%%

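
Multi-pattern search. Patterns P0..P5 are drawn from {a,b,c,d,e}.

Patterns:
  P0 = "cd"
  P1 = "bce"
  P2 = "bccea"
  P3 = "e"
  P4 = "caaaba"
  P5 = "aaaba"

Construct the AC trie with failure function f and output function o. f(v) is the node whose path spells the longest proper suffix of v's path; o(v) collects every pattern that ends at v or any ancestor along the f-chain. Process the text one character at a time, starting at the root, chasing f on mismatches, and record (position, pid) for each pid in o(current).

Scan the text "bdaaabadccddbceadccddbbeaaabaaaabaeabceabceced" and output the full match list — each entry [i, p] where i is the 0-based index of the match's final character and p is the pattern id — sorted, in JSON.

Build automaton:
Trie nodes:
  n0 'ε': a→15 b→3 c→1 e→9
  n1 'c': a→10 d→2
  n2 'cd': ·  ←P0
  n3 'b': c→4
  n4 'bc': c→6 e→5
  n5 'bce': ·  ←P1
  n6 'bcc': e→7
  n7 'bcce': a→8
  n8 'bccea': ·  ←P2
  n9 'e': ·  ←P3
  n10 'ca': a→11
  n11 'caa': a→12
  n12 'caaa': b→13
  n13 'caaab': a→14
  n14 'caaaba': ·  ←P4
  n15 'a': a→16
  n16 'aa': a→17
  n17 'aaa': b→18
  n18 'aaab': a→19
  n19 'aaaba': ·  ←P5

BFS fail/out derivation:
  n1('c'): parent n0 fail=0; on 'c' 0 → fail=0;  out ∅∪∅=∅
  n3('b'): parent n0 fail=0; on 'b' 0 → fail=0;  out ∅∪∅=∅
  n9('e'): parent n0 fail=0; on 'e' 0 → fail=0;  out {3}∪∅={3}
  n15('a'): parent n0 fail=0; on 'a' 0 → fail=0;  out ∅∪∅=∅
  n2('cd'): parent n1 fail=0; on 'd' 0 → fail=0;  out {0}∪∅={0}
  n4('bc'): parent n3 fail=0; on 'c' 0 → fail=1;  out ∅∪∅=∅
  n10('ca'): parent n1 fail=0; on 'a' 0 → fail=15;  out ∅∪∅=∅
  n16('aa'): parent n15 fail=0; on 'a' 0 → fail=15;  out ∅∪∅=∅
  n5('bce'): parent n4 fail=1; on 'e' 1→0 → fail=9;  out {1}∪{3}={1,3}
  n6('bcc'): parent n4 fail=1; on 'c' 1→0 → fail=1;  out ∅∪∅=∅
  n11('caa'): parent n10 fail=15; on 'a' 15 → fail=16;  out ∅∪∅=∅
  n17('aaa'): parent n16 fail=15; on 'a' 15 → fail=16;  out ∅∪∅=∅
  n7('bcce'): parent n6 fail=1; on 'e' 1→0 → fail=9;  out ∅∪{3}={3}
  n12('caaa'): parent n11 fail=16; on 'a' 16 → fail=17;  out ∅∪∅=∅
  n18('aaab'): parent n17 fail=16; on 'b' 16→15→0 → fail=3;  out ∅∪∅=∅
  n8('bccea'): parent n7 fail=9; on 'a' 9→0 → fail=15;  out {2}∪∅={2}
  n13('caaab'): parent n12 fail=17; on 'b' 17 → fail=18;  out ∅∪∅=∅
  n19('aaaba'): parent n18 fail=3; on 'a' 3→0 → fail=15;  out {5}∪∅={5}
  n14('caaaba'): parent n13 fail=18; on 'a' 18 → fail=19;  out {4}∪{5}={4,5}

Text stream:
i=0 'b': node 0→3
i=1 'd': node 3→0 (via fail)
i=2 'a': node 0→15
i=3 'a': node 15→16
i=4 'a': node 16→17
i=5 'b': node 17→18
i=6 'a': node 18→19  ** P5@[2:6]
i=7 'd': node 19→0 (via fail)
i=8 'c': node 0→1
i=9 'c': node 1→1 (via fail)
i=10 'd': node 1→2  ** P0@[9:10]
i=11 'd': node 2→0 (via fail)
i=12 'b': node 0→3
i=13 'c': node 3→4
i=14 'e': node 4→5  ** P1@[12:14],P3@[14:14]
i=15 'a': node 5→15 (via fail)
i=16 'd': node 15→0 (via fail)
i=17 'c': node 0→1
i=18 'c': node 1→1 (via fail)
i=19 'd': node 1→2  ** P0@[18:19]
i=20 'd': node 2→0 (via fail)
i=21 'b': node 0→3
i=22 'b': node 3→3 (via fail)
i=23 'e': node 3→9 (via fail)  ** P3@[23:23]
i=24 'a': node 9→15 (via fail)
i=25 'a': node 15→16
i=26 'a': node 16→17
i=27 'b': node 17→18
i=28 'a': node 18→19  ** P5@[24:28]
i=29 'a': node 19→16 (via fail)
i=30 'a': node 16→17
i=31 'a': node 17→17 (via fail)
i=32 'b': node 17→18
i=33 'a': node 18→19  ** P5@[29:33]
i=34 'e': node 19→9 (via fail)  ** P3@[34:34]
i=35 'a': node 9→15 (via fail)
i=36 'b': node 15→3 (via fail)
i=37 'c': node 3→4
i=38 'e': node 4→5  ** P1@[36:38],P3@[38:38]
i=39 'a': node 5→15 (via fail)
i=40 'b': node 15→3 (via fail)
i=41 'c': node 3→4
i=42 'e': node 4→5  ** P1@[40:42],P3@[42:42]
i=43 'c': node 5→1 (via fail)
i=44 'e': node 1→9 (via fail)  ** P3@[44:44]
i=45 'd': node 9→0 (via fail)

All matches (sorted): [[6,5],[10,0],[14,1],[14,3],[19,0],[23,3],[28,5],[33,5],[34,3],[38,1],[38,3],[42,1],[42,3],[44,3]]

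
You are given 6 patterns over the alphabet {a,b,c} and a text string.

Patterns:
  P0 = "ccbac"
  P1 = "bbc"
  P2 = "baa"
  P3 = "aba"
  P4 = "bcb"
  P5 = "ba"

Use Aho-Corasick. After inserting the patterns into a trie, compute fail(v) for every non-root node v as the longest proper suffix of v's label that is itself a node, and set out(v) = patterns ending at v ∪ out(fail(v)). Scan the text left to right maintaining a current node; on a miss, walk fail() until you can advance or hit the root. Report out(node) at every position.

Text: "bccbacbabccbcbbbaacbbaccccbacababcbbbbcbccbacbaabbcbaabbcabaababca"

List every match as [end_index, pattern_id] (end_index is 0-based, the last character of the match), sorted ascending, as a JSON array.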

%%

Reproduce the listing above character for character.

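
Multi-pattern search. Patterns P0..P5 are drawn from {a,b,c,d,e}.

Patterns:
  P0 = "cd"
  P1 = "bce"
  P2 = "bccea"
  P3 = "e"
  P4 = "caaaba"
  P5 = "aaaba"

Construct the AC trie with failure function f and output function o. f(v) is the node whose path spells the longest proper suffix of v's path; o(v) collects every pattern that ends at v or any ancestor along the f-chain. Process the text one character at a time, starting at the root, chasing f on mismatches, and record (position, pid) for each pid in o(current).

Scan the text "bdaaabadccddbceadccddbbeaaabaaaabaeabceabceced" and output the full match list — each entry [i, p] where i is the 0-based index of the match's final character and p is the pattern id — sorted, in JSON.

Build automaton:
Trie nodes:
  n0 'ε': a→15 b→3 c→1 e→9
  n1 'c': a→10 d→2
  n2 'cd': ·  ←P0
  n3 'b': c→4
  n4 'bc': c→6 e→5
  n5 'bce': ·  ←P1
  n6 'bcc': e→7
  n7 'bcce': a→8
  n8 'bccea': ·  ←P2
  n9 'e': ·  ←P3
  n10 'ca': a→11
  n11 'caa': a→12
  n12 'caaa': b→13
  n13 'caaab': a→14
  n14 'caaaba': ·  ←P4
  n15 'a': a→16
  n16 'aa': a→17
  n17 'aaa': b→18
  n18 'aaab': a→19
  n19 'aaaba': ·  ←P5

BFS fail/out derivation:
  n1('c'): parent n0 fail=0; on 'c' 0 → fail=0;  out ∅∪∅=∅
  n3('b'): parent n0 fail=0; on 'b' 0 → fail=0;  out ∅∪∅=∅
  n9('e'): parent n0 fail=0; on 'e' 0 → fail=0;  out {3}∪∅={3}
  n15('a'): parent n0 fail=0; on 'a' 0 → fail=0;  out ∅∪∅=∅
  n2('cd'): parent n1 fail=0; on 'd' 0 → fail=0;  out {0}∪∅={0}
  n4('bc'): parent n3 fail=0; on 'c' 0 → fail=1;  out ∅∪∅=∅
  n10('ca'): parent n1 fail=0; on 'a' 0 → fail=15;  out ∅∪∅=∅
  n16('aa'): parent n15 fail=0; on 'a' 0 → fail=15;  out ∅∪∅=∅
  n5('bce'): parent n4 fail=1; on 'e' 1→0 → fail=9;  out {1}∪{3}={1,3}
  n6('bcc'): parent n4 fail=1; on 'c' 1→0 → fail=1;  out ∅∪∅=∅
  n11('caa'): parent n10 fail=15; on 'a' 15 → fail=16;  out ∅∪∅=∅
  n17('aaa'): parent n16 fail=15; on 'a' 15 → fail=16;  out ∅∪∅=∅
  n7('bcce'): parent n6 fail=1; on 'e' 1→0 → fail=9;  out ∅∪{3}={3}
  n12('caaa'): parent n11 fail=16; on 'a' 16 → fail=17;  out ∅∪∅=∅
  n18('aaab'): parent n17 fail=16; on 'b' 16→15→0 → fail=3;  out ∅∪∅=∅
  n8('bccea'): parent n7 fail=9; on 'a' 9→0 → fail=15;  out {2}∪∅={2}
  n13('caaab'): parent n12 fail=17; on 'b' 17 → fail=18;  out ∅∪∅=∅
  n19('aaaba'): parent n18 fail=3; on 'a' 3→0 → fail=15;  out {5}∪∅={5}
  n14('caaaba'): parent n13 fail=18; on 'a' 18 → fail=19;  out {4}∪{5}={4,5}

Text stream:
i=0 'b': node 0→3
i=1 'd': node 3→0 (via fail)
i=2 'a': node 0→15
i=3 'a': node 15→16
i=4 'a': node 16→17
i=5 'b': node 17→18
i=6 'a': node 18→19  ** P5@[2:6]
i=7 'd': node 19→0 (via fail)
i=8 'c': node 0→1
i=9 'c': node 1→1 (via fail)
i=10 'd': node 1→2  ** P0@[9:10]
i=11 'd': node 2→0 (via fail)
i=12 'b': node 0→3
i=13 'c': node 3→4
i=14 'e': node 4→5  ** P1@[12:14],P3@[14:14]
i=15 'a': node 5→15 (via fail)
i=16 'd': node 15→0 (via fail)
i=17 'c': node 0→1
i=18 'c': node 1→1 (via fail)
i=19 'd': node 1→2  ** P0@[18:19]
i=20 'd': node 2→0 (via fail)
i=21 'b': node 0→3
i=22 'b': node 3→3 (via fail)
i=23 'e': node 3→9 (via fail)  ** P3@[23:23]
i=24 'a': node 9→15 (via fail)
i=25 'a': node 15→16
i=26 'a': node 16→17
i=27 'b': node 17→18
i=28 'a': node 18→19  ** P5@[24:28]
i=29 'a': node 19→16 (via fail)
i=30 'a': node 16→17
i=31 'a': node 17→17 (via fail)
i=32 'b': node 17→18
i=33 'a': node 18→19  ** P5@[29:33]
i=34 'e': node 19→9 (via fail)  ** P3@[34:34]
i=35 'a': node 9→15 (via fail)
i=36 'b': node 15→3 (via fail)
i=37 'c': node 3→4
i=38 'e': node 4→5  ** P1@[36:38],P3@[38:38]
i=39 'a': node 5→15 (via fail)
i=40 'b': node 15→3 (via fail)
i=41 'c': node 3→4
i=42 'e': node 4→5  ** P1@[40:42],P3@[42:42]
i=43 'c': node 5→1 (via fail)
i=44 'e': node 1→9 (via fail)  ** P3@[44:44]
i=45 'd': node 9→0 (via fail)

All matches (sorted): [[6,5],[10,0],[14,1],[14,3],[19,0],[23,3],[28,5],[33,5],[34,3],[38,1],[38,3],[42,1],[42,3],[44,3]]

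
You are given 6 patterns over the alphabet {a,b,c} and a text string.

Patterns:
  P0 = "ccbac"
  P1 = "bbc"
  P2 = "baa"
  P3 = "aba"
  P4 = "bcb"
  P5 = "ba"

Use Aho-Corasick. After inserting the patterns into a trie, compute fail(v) for every non-root node v as the longest proper suffix of v's label that is itself a node, and set out(v) = patterns ending at v ∪ out(fail(v)). Scan the text left to right maintaining a current node; on a miss, walk fail() until you can advance or hit the root. Report out(node) at every position.

Text: "bccbacbabccbcbbbaacbbaccccbacababcbbbbcbccbacbaabbcbaabbcabaababca"

List every match as [end_index, pattern_id] (end_index is 0-based, the last character of the match), sorted ascending, as a JSON array.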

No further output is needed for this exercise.